▸ **TASK DIRECTIONS**
Transcribe, word for word and without additions, each line below from the one containing "A city is evaluating 7 transit proposals." through the one containing "#2: build time", both ends included.

▸ **EXERCISE MATERIAL**
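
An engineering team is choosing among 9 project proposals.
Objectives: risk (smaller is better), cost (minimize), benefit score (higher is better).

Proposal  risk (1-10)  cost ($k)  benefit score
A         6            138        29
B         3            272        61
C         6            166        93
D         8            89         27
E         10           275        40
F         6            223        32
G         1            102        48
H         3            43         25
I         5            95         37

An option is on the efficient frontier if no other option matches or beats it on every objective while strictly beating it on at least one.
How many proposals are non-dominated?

A: dominated by G (risk 1≤6, cost 102≤138, benefit score 48≥29).
B: not dominated.
C: not dominated (best benefit score).
D: not dominated.
E: dominated by B (risk 3≤10, cost 272≤275, benefit score 61≥40).
F: dominated by C (risk 6≤6, cost 166≤223, benefit score 93≥32).
G: not dominated (best risk).
H: not dominated (best cost).
I: not dominated.
Pareto-optimal: B, C, D, G, H, I → 6.

6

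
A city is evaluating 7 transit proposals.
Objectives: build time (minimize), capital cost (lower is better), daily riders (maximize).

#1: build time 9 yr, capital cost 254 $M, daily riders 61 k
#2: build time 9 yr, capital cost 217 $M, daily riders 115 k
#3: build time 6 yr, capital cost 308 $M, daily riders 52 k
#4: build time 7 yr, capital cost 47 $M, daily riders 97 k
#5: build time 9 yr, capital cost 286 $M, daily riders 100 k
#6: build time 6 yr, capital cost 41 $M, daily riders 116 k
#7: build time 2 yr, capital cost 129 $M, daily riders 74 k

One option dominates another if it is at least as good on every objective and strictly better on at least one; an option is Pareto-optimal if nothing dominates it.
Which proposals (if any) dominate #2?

#6: build time 6≤9, capital cost 41≤217, daily riders 116≥115 — dominates #2.
Others (#1, #3, #4, #5, #7) are each worse than #2 on at least one objective.

#6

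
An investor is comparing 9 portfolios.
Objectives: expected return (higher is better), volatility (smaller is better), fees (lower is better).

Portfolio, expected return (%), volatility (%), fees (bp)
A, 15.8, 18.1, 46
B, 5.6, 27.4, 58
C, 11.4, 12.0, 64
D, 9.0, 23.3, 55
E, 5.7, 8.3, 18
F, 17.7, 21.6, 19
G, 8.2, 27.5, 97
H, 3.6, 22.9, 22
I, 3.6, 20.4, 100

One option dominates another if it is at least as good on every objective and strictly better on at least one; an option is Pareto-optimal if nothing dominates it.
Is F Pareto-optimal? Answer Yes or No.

Yes

A: worse on expected return (15.8 vs 17.7).
B: worse on expected return (5.6 vs 17.7).
C: worse on expected return (11.4 vs 17.7).
D: worse on expected return (9.0 vs 17.7).
E: worse on expected return (5.7 vs 17.7).
G: worse on expected return (8.2 vs 17.7).
H: worse on expected return (3.6 vs 17.7).
I: worse on expected return (3.6 vs 17.7).
No option is at least as good as F on every objective and strictly better on one.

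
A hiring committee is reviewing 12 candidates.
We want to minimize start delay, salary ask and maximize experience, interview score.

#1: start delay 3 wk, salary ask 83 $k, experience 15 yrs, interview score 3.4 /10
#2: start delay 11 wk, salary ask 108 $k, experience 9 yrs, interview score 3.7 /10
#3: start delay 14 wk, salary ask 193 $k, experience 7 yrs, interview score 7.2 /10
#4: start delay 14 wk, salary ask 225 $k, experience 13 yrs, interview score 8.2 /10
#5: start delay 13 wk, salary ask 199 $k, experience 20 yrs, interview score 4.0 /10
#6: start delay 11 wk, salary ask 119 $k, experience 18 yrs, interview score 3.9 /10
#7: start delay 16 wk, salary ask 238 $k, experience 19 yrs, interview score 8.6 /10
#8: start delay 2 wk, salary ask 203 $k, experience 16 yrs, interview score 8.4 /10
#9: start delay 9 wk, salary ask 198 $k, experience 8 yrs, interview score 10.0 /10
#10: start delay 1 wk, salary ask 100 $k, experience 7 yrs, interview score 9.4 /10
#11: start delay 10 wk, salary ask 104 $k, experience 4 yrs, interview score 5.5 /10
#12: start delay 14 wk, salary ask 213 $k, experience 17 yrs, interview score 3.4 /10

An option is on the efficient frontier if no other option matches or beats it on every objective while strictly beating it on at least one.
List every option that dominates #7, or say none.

none

#1: worse on experience (15 vs 19).
#2: worse on experience (9 vs 19).
#3: worse on experience (7 vs 19).
#4: worse on experience (13 vs 19).
#5: worse on interview score (4.0 vs 8.6).
#6: worse on experience (18 vs 19).
#8: worse on experience (16 vs 19).
#9: worse on experience (8 vs 19).
#10: worse on experience (7 vs 19).
#11: worse on experience (4 vs 19).
#12: worse on experience (17 vs 19).
No option dominates #7.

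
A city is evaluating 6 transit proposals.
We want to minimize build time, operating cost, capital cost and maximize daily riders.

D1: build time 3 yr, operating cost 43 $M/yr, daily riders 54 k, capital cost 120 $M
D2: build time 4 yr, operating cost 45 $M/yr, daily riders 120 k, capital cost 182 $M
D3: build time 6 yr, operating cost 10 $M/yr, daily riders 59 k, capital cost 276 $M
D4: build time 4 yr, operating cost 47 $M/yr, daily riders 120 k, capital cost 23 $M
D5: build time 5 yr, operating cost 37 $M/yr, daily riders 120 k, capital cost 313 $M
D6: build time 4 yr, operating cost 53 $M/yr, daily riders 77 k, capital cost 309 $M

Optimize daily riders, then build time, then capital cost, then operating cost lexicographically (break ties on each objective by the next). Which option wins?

D4

First maximize daily riders: best is 120, kept {D2, D4, D5}.
Then minimize build time: best is 4, kept {D2, D4}.
Then minimize capital cost: best is 23, kept {D4}.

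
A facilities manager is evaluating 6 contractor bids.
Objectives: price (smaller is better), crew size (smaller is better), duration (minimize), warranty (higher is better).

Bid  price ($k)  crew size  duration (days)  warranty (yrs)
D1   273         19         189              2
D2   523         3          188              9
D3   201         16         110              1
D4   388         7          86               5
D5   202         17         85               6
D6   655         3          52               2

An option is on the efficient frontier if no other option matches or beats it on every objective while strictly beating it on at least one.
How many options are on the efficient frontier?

5

D1: dominated by D5 (price 202≤273, crew size 17≤19, duration 85≤189, warranty 6≥2).
D2: not dominated (best warranty).
D3: not dominated (best price).
D4: not dominated.
D5: not dominated.
D6: not dominated (best duration).
Pareto-optimal: D2, D3, D4, D5, D6 → 5.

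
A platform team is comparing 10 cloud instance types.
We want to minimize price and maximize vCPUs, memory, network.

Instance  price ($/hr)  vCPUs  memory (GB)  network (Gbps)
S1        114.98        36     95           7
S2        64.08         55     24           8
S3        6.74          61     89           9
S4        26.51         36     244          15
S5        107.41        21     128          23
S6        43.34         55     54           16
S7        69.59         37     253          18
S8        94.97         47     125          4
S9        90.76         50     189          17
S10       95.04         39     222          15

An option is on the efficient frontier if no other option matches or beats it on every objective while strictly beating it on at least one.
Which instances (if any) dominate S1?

S4: price 26.51≤114.98, vCPUs 36≥36, memory 244≥95, network 15≥7 — dominates S1.
S7: price 69.59≤114.98, vCPUs 37≥36, memory 253≥95, network 18≥7 — dominates S1.
S9: price 90.76≤114.98, vCPUs 50≥36, memory 189≥95, network 17≥7 — dominates S1.
S10: price 95.04≤114.98, vCPUs 39≥36, memory 222≥95, network 15≥7 — dominates S1.
Others (S2, S3, S5, S6, S8) are each worse than S1 on at least one objective.

S4, S7, S9, S10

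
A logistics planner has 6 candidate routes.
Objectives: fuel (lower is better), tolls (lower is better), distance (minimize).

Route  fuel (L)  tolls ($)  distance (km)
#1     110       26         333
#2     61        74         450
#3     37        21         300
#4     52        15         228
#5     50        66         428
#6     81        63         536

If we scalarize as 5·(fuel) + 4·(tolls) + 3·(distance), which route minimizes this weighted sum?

#1: 5·110 + 4·26 + 3·333 = 1653
#2: 5·61 + 4·74 + 3·450 = 1951
#3: 5·37 + 4·21 + 3·300 = 1169
#4: 5·52 + 4·15 + 3·228 = 1004
#5: 5·50 + 4·66 + 3·428 = 1798
#6: 5·81 + 4·63 + 3·536 = 2265
Lowest: #4 at 1004.

#4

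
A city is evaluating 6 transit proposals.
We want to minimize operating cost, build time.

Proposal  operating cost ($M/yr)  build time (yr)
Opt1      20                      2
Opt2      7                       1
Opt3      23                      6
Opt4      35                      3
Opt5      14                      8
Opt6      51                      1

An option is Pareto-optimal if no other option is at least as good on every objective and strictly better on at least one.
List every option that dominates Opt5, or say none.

Opt2

Opt2: operating cost 7≤14, build time 1≤8 — dominates Opt5.
Others (Opt1, Opt3, Opt4, Opt6) are each worse than Opt5 on at least one objective.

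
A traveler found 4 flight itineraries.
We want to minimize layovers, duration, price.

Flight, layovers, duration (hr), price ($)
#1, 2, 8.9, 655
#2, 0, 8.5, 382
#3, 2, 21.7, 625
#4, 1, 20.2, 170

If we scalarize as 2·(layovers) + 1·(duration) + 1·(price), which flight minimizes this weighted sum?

#1: 2·2 + 1·8.9 + 1·655 = 667.9
#2: 2·0 + 1·8.5 + 1·382 = 390.5
#3: 2·2 + 1·21.7 + 1·625 = 650.7
#4: 2·1 + 1·20.2 + 1·170 = 192.2
Lowest: #4 at 192.2.

#4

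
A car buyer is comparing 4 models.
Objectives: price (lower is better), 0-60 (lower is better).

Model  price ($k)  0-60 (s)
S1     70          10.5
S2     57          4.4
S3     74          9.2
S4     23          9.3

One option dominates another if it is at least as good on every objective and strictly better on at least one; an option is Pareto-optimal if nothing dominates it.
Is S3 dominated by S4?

No

S4 vs S3: S4 is worse on 0-60 (9.3 vs 9.2), so it does not dominate S3.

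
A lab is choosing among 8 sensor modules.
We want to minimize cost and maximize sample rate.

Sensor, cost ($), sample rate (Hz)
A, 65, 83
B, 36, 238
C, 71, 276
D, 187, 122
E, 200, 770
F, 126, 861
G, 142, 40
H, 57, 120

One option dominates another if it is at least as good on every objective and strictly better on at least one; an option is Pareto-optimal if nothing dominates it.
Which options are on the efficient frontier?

A: dominated by B (cost 36≤65, sample rate 238≥83).
B: not dominated (best cost).
C: not dominated.
D: dominated by B (cost 36≤187, sample rate 238≥122).
E: dominated by F (cost 126≤200, sample rate 861≥770).
F: not dominated (best sample rate).
G: dominated by A (cost 65≤142, sample rate 83≥40).
H: dominated by B (cost 36≤57, sample rate 238≥120).

B, C, F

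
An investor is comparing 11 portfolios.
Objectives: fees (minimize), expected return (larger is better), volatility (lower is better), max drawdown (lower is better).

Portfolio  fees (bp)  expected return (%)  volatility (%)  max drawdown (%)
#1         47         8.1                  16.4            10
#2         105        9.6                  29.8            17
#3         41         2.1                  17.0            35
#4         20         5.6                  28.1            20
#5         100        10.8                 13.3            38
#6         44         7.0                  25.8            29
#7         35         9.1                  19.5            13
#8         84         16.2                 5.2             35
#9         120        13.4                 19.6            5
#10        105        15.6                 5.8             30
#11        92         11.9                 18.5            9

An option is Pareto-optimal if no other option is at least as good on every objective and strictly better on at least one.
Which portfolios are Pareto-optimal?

#1: not dominated.
#2: dominated by #11 (fees 92≤105, expected return 11.9≥9.6, volatility 18.5≤29.8, max drawdown 9≤17).
#3: not dominated.
#4: not dominated (best fees).
#5: dominated by #8 (fees 84≤100, expected return 16.2≥10.8, volatility 5.2≤13.3, max drawdown 35≤38).
#6: dominated by #7 (fees 35≤44, expected return 9.1≥7.0, volatility 19.5≤25.8, max drawdown 13≤29).
#7: not dominated.
#8: not dominated (best expected return).
#9: not dominated (best max drawdown).
#10: not dominated.
#11: not dominated.

#1, #3, #4, #7, #8, #9, #10, #11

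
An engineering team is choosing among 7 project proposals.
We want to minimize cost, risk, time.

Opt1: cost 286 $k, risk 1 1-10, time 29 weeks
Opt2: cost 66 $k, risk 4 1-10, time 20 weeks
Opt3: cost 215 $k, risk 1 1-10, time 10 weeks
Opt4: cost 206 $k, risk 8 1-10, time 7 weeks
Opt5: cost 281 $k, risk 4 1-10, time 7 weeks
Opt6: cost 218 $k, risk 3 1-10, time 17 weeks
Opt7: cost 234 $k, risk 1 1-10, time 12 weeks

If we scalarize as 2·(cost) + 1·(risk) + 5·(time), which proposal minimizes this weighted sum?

Opt2

Opt1: 2·286 + 1·1 + 5·29 = 718
Opt2: 2·66 + 1·4 + 5·20 = 236
Opt3: 2·215 + 1·1 + 5·10 = 481
Opt4: 2·206 + 1·8 + 5·7 = 455
Opt5: 2·281 + 1·4 + 5·7 = 601
Opt6: 2·218 + 1·3 + 5·17 = 524
Opt7: 2·234 + 1·1 + 5·12 = 529
Lowest: Opt2 at 236.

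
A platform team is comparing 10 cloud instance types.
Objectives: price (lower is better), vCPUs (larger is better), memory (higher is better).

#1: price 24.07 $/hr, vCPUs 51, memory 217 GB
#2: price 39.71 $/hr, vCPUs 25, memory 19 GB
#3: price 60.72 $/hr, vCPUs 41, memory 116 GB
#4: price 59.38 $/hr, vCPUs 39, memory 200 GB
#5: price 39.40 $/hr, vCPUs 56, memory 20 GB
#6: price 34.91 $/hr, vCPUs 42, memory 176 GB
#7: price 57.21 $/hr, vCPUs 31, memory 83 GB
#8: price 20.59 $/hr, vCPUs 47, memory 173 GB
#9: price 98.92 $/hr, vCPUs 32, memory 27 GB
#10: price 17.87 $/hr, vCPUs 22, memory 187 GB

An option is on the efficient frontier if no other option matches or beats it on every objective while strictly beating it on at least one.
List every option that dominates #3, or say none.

#1: price 24.07≤60.72, vCPUs 51≥41, memory 217≥116 — dominates #3.
#6: price 34.91≤60.72, vCPUs 42≥41, memory 176≥116 — dominates #3.
#8: price 20.59≤60.72, vCPUs 47≥41, memory 173≥116 — dominates #3.
Others (#2, #4, #5, #7, #9, #10) are each worse than #3 on at least one objective.

#1, #6, #8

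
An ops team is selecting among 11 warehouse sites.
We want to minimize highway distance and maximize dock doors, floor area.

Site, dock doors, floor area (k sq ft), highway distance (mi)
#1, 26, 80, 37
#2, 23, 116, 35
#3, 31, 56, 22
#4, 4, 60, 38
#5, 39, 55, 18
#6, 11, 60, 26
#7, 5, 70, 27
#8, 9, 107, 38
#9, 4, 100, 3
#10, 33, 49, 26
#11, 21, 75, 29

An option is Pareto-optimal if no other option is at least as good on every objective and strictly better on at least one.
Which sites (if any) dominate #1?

#2: worse on dock doors (23 vs 26).
#3: worse on floor area (56 vs 80).
#4: worse on dock doors (4 vs 26).
#5: worse on floor area (55 vs 80).
#6: worse on dock doors (11 vs 26).
#7: worse on dock doors (5 vs 26).
#8: worse on dock doors (9 vs 26).
#9: worse on dock doors (4 vs 26).
#10: worse on floor area (49 vs 80).
#11: worse on dock doors (21 vs 26).
No option dominates #1.

none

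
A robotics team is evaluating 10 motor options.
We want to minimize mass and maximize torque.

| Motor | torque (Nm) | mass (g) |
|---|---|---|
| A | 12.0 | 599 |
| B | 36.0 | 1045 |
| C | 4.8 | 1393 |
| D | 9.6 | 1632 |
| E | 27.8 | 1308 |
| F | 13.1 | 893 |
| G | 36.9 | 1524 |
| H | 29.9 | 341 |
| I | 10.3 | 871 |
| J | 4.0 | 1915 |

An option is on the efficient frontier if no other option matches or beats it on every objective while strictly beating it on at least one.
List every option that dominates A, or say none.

H

H: torque 29.9≥12.0, mass 341≤599 — dominates A.
Others (B, C, D, E, F, G, I, J) are each worse than A on at least one objective.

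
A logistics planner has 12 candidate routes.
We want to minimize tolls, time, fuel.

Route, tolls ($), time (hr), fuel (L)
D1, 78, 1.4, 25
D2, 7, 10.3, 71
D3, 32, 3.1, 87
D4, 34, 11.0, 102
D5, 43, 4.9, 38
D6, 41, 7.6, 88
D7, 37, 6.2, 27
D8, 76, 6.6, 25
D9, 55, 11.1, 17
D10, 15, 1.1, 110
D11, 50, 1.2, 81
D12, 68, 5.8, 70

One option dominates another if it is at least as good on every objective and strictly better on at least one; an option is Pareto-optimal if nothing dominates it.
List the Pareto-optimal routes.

D1: not dominated.
D2: not dominated (best tolls).
D3: not dominated.
D4: dominated by D2 (tolls 7≤34, time 10.3≤11.0, fuel 71≤102).
D5: not dominated.
D6: dominated by D3 (tolls 32≤41, time 3.1≤7.6, fuel 87≤88).
D7: not dominated.
D8: not dominated.
D9: not dominated (best fuel).
D10: not dominated (best time).
D11: not dominated.
D12: dominated by D5 (tolls 43≤68, time 4.9≤5.8, fuel 38≤70).

D1, D2, D3, D5, D7, D8, D9, D10, D11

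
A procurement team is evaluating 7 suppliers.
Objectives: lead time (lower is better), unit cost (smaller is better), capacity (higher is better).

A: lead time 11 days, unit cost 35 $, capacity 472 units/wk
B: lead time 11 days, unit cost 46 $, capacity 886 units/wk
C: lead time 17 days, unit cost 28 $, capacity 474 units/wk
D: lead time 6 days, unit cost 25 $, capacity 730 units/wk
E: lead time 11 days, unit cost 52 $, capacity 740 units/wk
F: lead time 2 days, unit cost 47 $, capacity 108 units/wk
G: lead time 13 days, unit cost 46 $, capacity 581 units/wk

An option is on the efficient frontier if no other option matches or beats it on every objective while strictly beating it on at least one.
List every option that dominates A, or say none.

D

D: lead time 6≤11, unit cost 25≤35, capacity 730≥472 — dominates A.
Others (B, C, E, F, G) are each worse than A on at least one objective.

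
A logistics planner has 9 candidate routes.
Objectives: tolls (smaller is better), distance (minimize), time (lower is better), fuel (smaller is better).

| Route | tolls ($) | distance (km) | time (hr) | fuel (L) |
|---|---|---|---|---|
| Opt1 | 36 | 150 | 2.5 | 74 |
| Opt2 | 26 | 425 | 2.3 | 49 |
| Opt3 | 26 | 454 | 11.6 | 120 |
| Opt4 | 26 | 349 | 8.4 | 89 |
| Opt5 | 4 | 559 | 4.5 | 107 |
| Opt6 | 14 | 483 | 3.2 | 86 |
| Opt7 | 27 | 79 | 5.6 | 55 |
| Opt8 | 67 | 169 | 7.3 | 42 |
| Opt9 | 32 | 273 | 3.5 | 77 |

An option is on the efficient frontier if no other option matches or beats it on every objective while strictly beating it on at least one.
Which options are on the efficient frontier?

Opt1, Opt2, Opt4, Opt5, Opt6, Opt7, Opt8, Opt9

Opt1: not dominated.
Opt2: not dominated (best time).
Opt3: dominated by Opt2 (tolls 26≤26, distance 425≤454, time 2.3≤11.6, fuel 49≤120).
Opt4: not dominated.
Opt5: not dominated (best tolls).
Opt6: not dominated.
Opt7: not dominated (best distance).
Opt8: not dominated (best fuel).
Opt9: not dominated.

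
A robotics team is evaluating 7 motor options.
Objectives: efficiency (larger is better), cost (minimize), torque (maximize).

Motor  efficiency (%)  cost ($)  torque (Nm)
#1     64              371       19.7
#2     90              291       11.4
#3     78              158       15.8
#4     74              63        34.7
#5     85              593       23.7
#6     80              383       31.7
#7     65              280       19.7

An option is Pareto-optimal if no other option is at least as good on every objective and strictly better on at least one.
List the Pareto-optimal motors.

#2, #3, #4, #5, #6

#1: dominated by #4 (efficiency 74≥64, cost 63≤371, torque 34.7≥19.7).
#2: not dominated (best efficiency).
#3: not dominated.
#4: not dominated (best cost).
#5: not dominated.
#6: not dominated.
#7: dominated by #4 (efficiency 74≥65, cost 63≤280, torque 34.7≥19.7).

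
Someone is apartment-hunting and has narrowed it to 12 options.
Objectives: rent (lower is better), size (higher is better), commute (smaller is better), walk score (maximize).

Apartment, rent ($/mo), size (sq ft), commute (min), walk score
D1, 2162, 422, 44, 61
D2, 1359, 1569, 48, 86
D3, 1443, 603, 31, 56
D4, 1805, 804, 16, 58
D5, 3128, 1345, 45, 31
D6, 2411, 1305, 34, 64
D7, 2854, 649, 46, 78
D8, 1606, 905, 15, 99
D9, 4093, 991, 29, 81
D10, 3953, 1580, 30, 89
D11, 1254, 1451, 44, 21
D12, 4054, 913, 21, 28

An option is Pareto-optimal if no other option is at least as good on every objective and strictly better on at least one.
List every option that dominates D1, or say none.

D8: rent 1606≤2162, size 905≥422, commute 15≤44, walk score 99≥61 — dominates D1.
Others (D2, D3, D4, D5, D6, D7, D9, D10, D11, D12) are each worse than D1 on at least one objective.

D8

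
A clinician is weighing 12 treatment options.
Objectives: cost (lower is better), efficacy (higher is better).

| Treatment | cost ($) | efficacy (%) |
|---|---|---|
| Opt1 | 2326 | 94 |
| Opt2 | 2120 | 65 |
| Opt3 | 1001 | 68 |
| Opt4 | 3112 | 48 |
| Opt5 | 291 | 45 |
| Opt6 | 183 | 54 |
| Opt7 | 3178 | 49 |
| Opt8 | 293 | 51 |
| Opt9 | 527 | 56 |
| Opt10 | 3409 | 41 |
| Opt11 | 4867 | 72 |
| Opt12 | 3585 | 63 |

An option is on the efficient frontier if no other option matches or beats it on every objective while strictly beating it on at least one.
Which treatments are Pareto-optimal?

Opt1: not dominated (best efficacy).
Opt2: dominated by Opt3 (cost 1001≤2120, efficacy 68≥65).
Opt3: not dominated.
Opt4: dominated by Opt1 (cost 2326≤3112, efficacy 94≥48).
Opt5: dominated by Opt6 (cost 183≤291, efficacy 54≥45).
Opt6: not dominated (best cost).
Opt7: dominated by Opt1 (cost 2326≤3178, efficacy 94≥49).
Opt8: dominated by Opt6 (cost 183≤293, efficacy 54≥51).
Opt9: not dominated.
Opt10: dominated by Opt1 (cost 2326≤3409, efficacy 94≥41).
Opt11: dominated by Opt1 (cost 2326≤4867, efficacy 94≥72).
Opt12: dominated by Opt1 (cost 2326≤3585, efficacy 94≥63).

Opt1, Opt3, Opt6, Opt9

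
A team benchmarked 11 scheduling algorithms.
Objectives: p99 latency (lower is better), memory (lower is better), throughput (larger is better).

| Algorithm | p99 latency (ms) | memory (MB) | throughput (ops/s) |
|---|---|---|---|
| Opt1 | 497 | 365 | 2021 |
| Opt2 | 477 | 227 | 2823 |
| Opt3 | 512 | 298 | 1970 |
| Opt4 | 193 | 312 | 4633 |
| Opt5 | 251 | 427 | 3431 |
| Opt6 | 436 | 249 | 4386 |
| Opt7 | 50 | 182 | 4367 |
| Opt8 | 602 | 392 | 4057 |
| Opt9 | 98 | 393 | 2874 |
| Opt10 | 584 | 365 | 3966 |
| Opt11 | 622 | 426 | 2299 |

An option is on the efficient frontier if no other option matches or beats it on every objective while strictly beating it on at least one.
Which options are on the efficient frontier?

Opt1: dominated by Opt2 (p99 latency 477≤497, memory 227≤365, throughput 2823≥2021).
Opt2: dominated by Opt7 (p99 latency 50≤477, memory 182≤227, throughput 4367≥2823).
Opt3: dominated by Opt2 (p99 latency 477≤512, memory 227≤298, throughput 2823≥1970).
Opt4: not dominated (best throughput).
Opt5: dominated by Opt4 (p99 latency 193≤251, memory 312≤427, throughput 4633≥3431).
Opt6: not dominated.
Opt7: not dominated (best p99 latency).
Opt8: dominated by Opt4 (p99 latency 193≤602, memory 312≤392, throughput 4633≥4057).
Opt9: dominated by Opt7 (p99 latency 50≤98, memory 182≤393, throughput 4367≥2874).
Opt10: dominated by Opt4 (p99 latency 193≤584, memory 312≤365, throughput 4633≥3966).
Opt11: dominated by Opt2 (p99 latency 477≤622, memory 227≤426, throughput 2823≥2299).

Opt4, Opt6, Opt7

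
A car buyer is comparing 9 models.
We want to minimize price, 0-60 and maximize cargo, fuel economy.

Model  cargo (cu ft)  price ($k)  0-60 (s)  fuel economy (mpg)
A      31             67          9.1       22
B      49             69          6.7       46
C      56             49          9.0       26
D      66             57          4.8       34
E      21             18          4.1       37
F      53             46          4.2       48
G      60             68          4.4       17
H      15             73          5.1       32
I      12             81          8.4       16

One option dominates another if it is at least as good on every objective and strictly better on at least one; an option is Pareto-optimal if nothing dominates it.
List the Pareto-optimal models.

C, D, E, F, G

A: dominated by C (cargo 56≥31, price 49≤67, 0-60 9.0≤9.1, fuel economy 26≥22).
B: dominated by F (cargo 53≥49, price 46≤69, 0-60 4.2≤6.7, fuel economy 48≥46).
C: not dominated.
D: not dominated (best cargo).
E: not dominated (best price).
F: not dominated (best fuel economy).
G: not dominated.
H: dominated by D (cargo 66≥15, price 57≤73, 0-60 4.8≤5.1, fuel economy 34≥32).
I: dominated by B (cargo 49≥12, price 69≤81, 0-60 6.7≤8.4, fuel economy 46≥16).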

▸ **SOLUTION TO THIS PROBLEM**
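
A city is evaluating 7 transit proposals.
Objectives: build time (minimize), capital cost (lower is better), daily riders (maximize).

#1: build time 9 yr, capital cost 254 $M, daily riders 61 k
#2: build time 9 yr, capital cost 217 $M, daily riders 115 k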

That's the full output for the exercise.